(Stored items from a collection)
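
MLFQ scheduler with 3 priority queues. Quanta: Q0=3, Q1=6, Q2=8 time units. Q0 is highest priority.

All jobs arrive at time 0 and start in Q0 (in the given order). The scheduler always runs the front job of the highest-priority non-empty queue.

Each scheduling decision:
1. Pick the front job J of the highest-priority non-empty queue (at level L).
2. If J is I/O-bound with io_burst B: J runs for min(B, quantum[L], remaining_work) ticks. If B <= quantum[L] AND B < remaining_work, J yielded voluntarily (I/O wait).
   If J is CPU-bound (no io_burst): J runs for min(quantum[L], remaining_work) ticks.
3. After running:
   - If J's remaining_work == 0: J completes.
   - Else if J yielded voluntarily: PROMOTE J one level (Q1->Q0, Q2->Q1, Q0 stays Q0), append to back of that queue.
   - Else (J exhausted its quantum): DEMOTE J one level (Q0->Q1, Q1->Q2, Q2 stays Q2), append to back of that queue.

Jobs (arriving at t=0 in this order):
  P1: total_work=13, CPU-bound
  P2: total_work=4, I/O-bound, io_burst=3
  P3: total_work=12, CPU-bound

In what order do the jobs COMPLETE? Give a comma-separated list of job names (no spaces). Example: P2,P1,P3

t=0-3: P1@Q0 runs 3, rem=10, quantum used, demote→Q1. Q0=[P2,P3] Q1=[P1] Q2=[]
t=3-6: P2@Q0 runs 3, rem=1, I/O yield, promote→Q0. Q0=[P3,P2] Q1=[P1] Q2=[]
t=6-9: P3@Q0 runs 3, rem=9, quantum used, demote→Q1. Q0=[P2] Q1=[P1,P3] Q2=[]
t=9-10: P2@Q0 runs 1, rem=0, completes. Q0=[] Q1=[P1,P3] Q2=[]
t=10-16: P1@Q1 runs 6, rem=4, quantum used, demote→Q2. Q0=[] Q1=[P3] Q2=[P1]
t=16-22: P3@Q1 runs 6, rem=3, quantum used, demote→Q2. Q0=[] Q1=[] Q2=[P1,P3]
t=22-26: P1@Q2 runs 4, rem=0, completes. Q0=[] Q1=[] Q2=[P3]
t=26-29: P3@Q2 runs 3, rem=0, completes. Q0=[] Q1=[] Q2=[]

Answer: P2,P1,P3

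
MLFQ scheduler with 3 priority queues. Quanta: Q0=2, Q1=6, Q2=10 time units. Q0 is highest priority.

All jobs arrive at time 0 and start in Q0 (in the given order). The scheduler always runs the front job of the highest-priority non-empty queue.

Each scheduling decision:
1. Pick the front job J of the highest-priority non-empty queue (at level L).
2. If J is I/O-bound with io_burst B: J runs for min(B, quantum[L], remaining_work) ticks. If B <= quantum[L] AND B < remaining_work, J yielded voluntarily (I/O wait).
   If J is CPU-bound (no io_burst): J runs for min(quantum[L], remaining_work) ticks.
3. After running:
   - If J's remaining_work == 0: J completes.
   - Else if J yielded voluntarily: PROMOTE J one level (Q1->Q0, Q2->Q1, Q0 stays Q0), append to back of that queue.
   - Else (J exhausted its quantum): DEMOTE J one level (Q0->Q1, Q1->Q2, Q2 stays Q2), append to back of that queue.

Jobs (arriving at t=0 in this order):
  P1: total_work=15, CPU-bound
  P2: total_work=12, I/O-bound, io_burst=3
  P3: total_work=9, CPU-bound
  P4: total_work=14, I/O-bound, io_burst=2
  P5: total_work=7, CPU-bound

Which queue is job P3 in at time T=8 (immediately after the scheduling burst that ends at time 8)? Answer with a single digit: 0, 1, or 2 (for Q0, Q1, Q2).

t=0-2: P1@Q0 runs 2, rem=13, quantum used, demote→Q1. Q0=[P2,P3,P4,P5] Q1=[P1] Q2=[]
t=2-4: P2@Q0 runs 2, rem=10, quantum used, demote→Q1. Q0=[P3,P4,P5] Q1=[P1,P2] Q2=[]
t=4-6: P3@Q0 runs 2, rem=7, quantum used, demote→Q1. Q0=[P4,P5] Q1=[P1,P2,P3] Q2=[]
t=6-8: P4@Q0 runs 2, rem=12, I/O yield, promote→Q0. Q0=[P5,P4] Q1=[P1,P2,P3] Q2=[]
t=8-10: P5@Q0 runs 2, rem=5, quantum used, demote→Q1. Q0=[P4] Q1=[P1,P2,P3,P5] Q2=[]
t=10-12: P4@Q0 runs 2, rem=10, I/O yield, promote→Q0. Q0=[P4] Q1=[P1,P2,P3,P5] Q2=[]
t=12-14: P4@Q0 runs 2, rem=8, I/O yield, promote→Q0. Q0=[P4] Q1=[P1,P2,P3,P5] Q2=[]
t=14-16: P4@Q0 runs 2, rem=6, I/O yield, promote→Q0. Q0=[P4] Q1=[P1,P2,P3,P5] Q2=[]
t=16-18: P4@Q0 runs 2, rem=4, I/O yield, promote→Q0. Q0=[P4] Q1=[P1,P2,P3,P5] Q2=[]
t=18-20: P4@Q0 runs 2, rem=2, I/O yield, promote→Q0. Q0=[P4] Q1=[P1,P2,P3,P5] Q2=[]
t=20-22: P4@Q0 runs 2, rem=0, completes. Q0=[] Q1=[P1,P2,P3,P5] Q2=[]
t=22-28: P1@Q1 runs 6, rem=7, quantum used, demote→Q2. Q0=[] Q1=[P2,P3,P5] Q2=[P1]
t=28-31: P2@Q1 runs 3, rem=7, I/O yield, promote→Q0. Q0=[P2] Q1=[P3,P5] Q2=[P1]
t=31-33: P2@Q0 runs 2, rem=5, quantum used, demote→Q1. Q0=[] Q1=[P3,P5,P2] Q2=[P1]
t=33-39: P3@Q1 runs 6, rem=1, quantum used, demote→Q2. Q0=[] Q1=[P5,P2] Q2=[P1,P3]
t=39-44: P5@Q1 runs 5, rem=0, completes. Q0=[] Q1=[P2] Q2=[P1,P3]
t=44-47: P2@Q1 runs 3, rem=2, I/O yield, promote→Q0. Q0=[P2] Q1=[] Q2=[P1,P3]
t=47-49: P2@Q0 runs 2, rem=0, completes. Q0=[] Q1=[] Q2=[P1,P3]
t=49-56: P1@Q2 runs 7, rem=0, completes. Q0=[] Q1=[] Q2=[P3]
t=56-57: P3@Q2 runs 1, rem=0, completes. Q0=[] Q1=[] Q2=[]

Answer: 1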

• YOUR OBJECTIVE
All of the entries must be printed again exactly as given.

• RESPONSE BELOW
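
MLFQ scheduler with 3 priority queues. Quanta: Q0=3, Q1=6, Q2=8 time units. Q0 is highest priority.

All jobs arrive at time 0 and start in Q0 (in the given order). The scheduler always runs the front job of the highest-priority non-empty queue.

Each scheduling decision:
1. Pick the front job J of the highest-priority non-empty queue (at level L).
2. If J is I/O-bound with io_burst B: J runs for min(B, quantum[L], remaining_work) ticks. If B <= quantum[L] AND B < remaining_work, J yielded voluntarily (I/O wait).
   If J is CPU-bound (no io_burst): J runs for min(quantum[L], remaining_work) ticks.
3. After running:
   - If J's remaining_work == 0: J completes.
   - Else if J yielded voluntarily: PROMOTE J one level (Q1->Q0, Q2->Q1, Q0 stays Q0), append to back of that queue.
   - Else (J exhausted its quantum): DEMOTE J one level (Q0->Q1, Q1->Q2, Q2 stays Q2), append to back of that queue.

Jobs (arriving at t=0 in this order):
  P1: total_work=13, CPU-bound
  P2: total_work=4, I/O-bound, io_burst=3
  P3: total_work=12, CPU-bound

In what order do the jobs COMPLETE? Give a comma-separated list of job names (no spaces). Example: P2,P1,P3

t=0-3: P1@Q0 runs 3, rem=10, quantum used, demote→Q1. Q0=[P2,P3] Q1=[P1] Q2=[]
t=3-6: P2@Q0 runs 3, rem=1, I/O yield, promote→Q0. Q0=[P3,P2] Q1=[P1] Q2=[]
t=6-9: P3@Q0 runs 3, rem=9, quantum used, demote→Q1. Q0=[P2] Q1=[P1,P3] Q2=[]
t=9-10: P2@Q0 runs 1, rem=0, completes. Q0=[] Q1=[P1,P3] Q2=[]
t=10-16: P1@Q1 runs 6, rem=4, quantum used, demote→Q2. Q0=[] Q1=[P3] Q2=[P1]
t=16-22: P3@Q1 runs 6, rem=3, quantum used, demote→Q2. Q0=[] Q1=[] Q2=[P1,P3]
t=22-26: P1@Q2 runs 4, rem=0, completes. Q0=[] Q1=[] Q2=[P3]
t=26-29: P3@Q2 runs 3, rem=0, completes. Q0=[] Q1=[] Q2=[]

Answer: P2,P1,P3

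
MLFQ scheduler with 3 priority queues. Quanta: Q0=2, Q1=6, Q2=10 time units. Q0 is highest priority.

All jobs arrive at time 0 and start in Q0 (in the given order). The scheduler always runs the front job of the highest-priority non-empty queue.

Each scheduling decision:
1. Pick the front job J of the highest-priority non-empty queue (at level L).
2. If J is I/O-bound with io_burst B: J runs for min(B, quantum[L], remaining_work) ticks. If B <= quantum[L] AND B < remaining_work, J yielded voluntarily (I/O wait).
   If J is CPU-bound (no io_burst): J runs for min(quantum[L], remaining_work) ticks.
3. After running:
   - If J's remaining_work == 0: J completes.
   - Else if J yielded voluntarily: PROMOTE J one level (Q1->Q0, Q2->Q1, Q0 stays Q0), append to back of that queue.
   - Else (J exhausted its quantum): DEMOTE J one level (Q0->Q1, Q1->Q2, Q2 stays Q2), append to back of that queue.

Jobs (arriving at t=0 in this order):
  P1: total_work=15, CPU-bound
  P2: total_work=12, I/O-bound, io_burst=3
  P3: total_work=9, CPU-bound
  P4: total_work=14, I/O-bound, io_burst=2
  P5: total_work=7, CPU-bound

Which queue is job P3 in at time T=8 (immediately after the scheduling burst that ends at time 8)? Answer with a single digit: 0, 1, or 2 (for Q0, Q1, Q2).

t=0-2: P1@Q0 runs 2, rem=13, quantum used, demote→Q1. Q0=[P2,P3,P4,P5] Q1=[P1] Q2=[]
t=2-4: P2@Q0 runs 2, rem=10, quantum used, demote→Q1. Q0=[P3,P4,P5] Q1=[P1,P2] Q2=[]
t=4-6: P3@Q0 runs 2, rem=7, quantum used, demote→Q1. Q0=[P4,P5] Q1=[P1,P2,P3] Q2=[]
t=6-8: P4@Q0 runs 2, rem=12, I/O yield, promote→Q0. Q0=[P5,P4] Q1=[P1,P2,P3] Q2=[]
t=8-10: P5@Q0 runs 2, rem=5, quantum used, demote→Q1. Q0=[P4] Q1=[P1,P2,P3,P5] Q2=[]
t=10-12: P4@Q0 runs 2, rem=10, I/O yield, promote→Q0. Q0=[P4] Q1=[P1,P2,P3,P5] Q2=[]
t=12-14: P4@Q0 runs 2, rem=8, I/O yield, promote→Q0. Q0=[P4] Q1=[P1,P2,P3,P5] Q2=[]
t=14-16: P4@Q0 runs 2, rem=6, I/O yield, promote→Q0. Q0=[P4] Q1=[P1,P2,P3,P5] Q2=[]
t=16-18: P4@Q0 runs 2, rem=4, I/O yield, promote→Q0. Q0=[P4] Q1=[P1,P2,P3,P5] Q2=[]
t=18-20: P4@Q0 runs 2, rem=2, I/O yield, promote→Q0. Q0=[P4] Q1=[P1,P2,P3,P5] Q2=[]
t=20-22: P4@Q0 runs 2, rem=0, completes. Q0=[] Q1=[P1,P2,P3,P5] Q2=[]
t=22-28: P1@Q1 runs 6, rem=7, quantum used, demote→Q2. Q0=[] Q1=[P2,P3,P5] Q2=[P1]
t=28-31: P2@Q1 runs 3, rem=7, I/O yield, promote→Q0. Q0=[P2] Q1=[P3,P5] Q2=[P1]
t=31-33: P2@Q0 runs 2, rem=5, quantum used, demote→Q1. Q0=[] Q1=[P3,P5,P2] Q2=[P1]
t=33-39: P3@Q1 runs 6, rem=1, quantum used, demote→Q2. Q0=[] Q1=[P5,P2] Q2=[P1,P3]
t=39-44: P5@Q1 runs 5, rem=0, completes. Q0=[] Q1=[P2] Q2=[P1,P3]
t=44-47: P2@Q1 runs 3, rem=2, I/O yield, promote→Q0. Q0=[P2] Q1=[] Q2=[P1,P3]
t=47-49: P2@Q0 runs 2, rem=0, completes. Q0=[] Q1=[] Q2=[P1,P3]
t=49-56: P1@Q2 runs 7, rem=0, completes. Q0=[] Q1=[] Q2=[P3]
t=56-57: P3@Q2 runs 1, rem=0, completes. Q0=[] Q1=[] Q2=[]

Answer: 1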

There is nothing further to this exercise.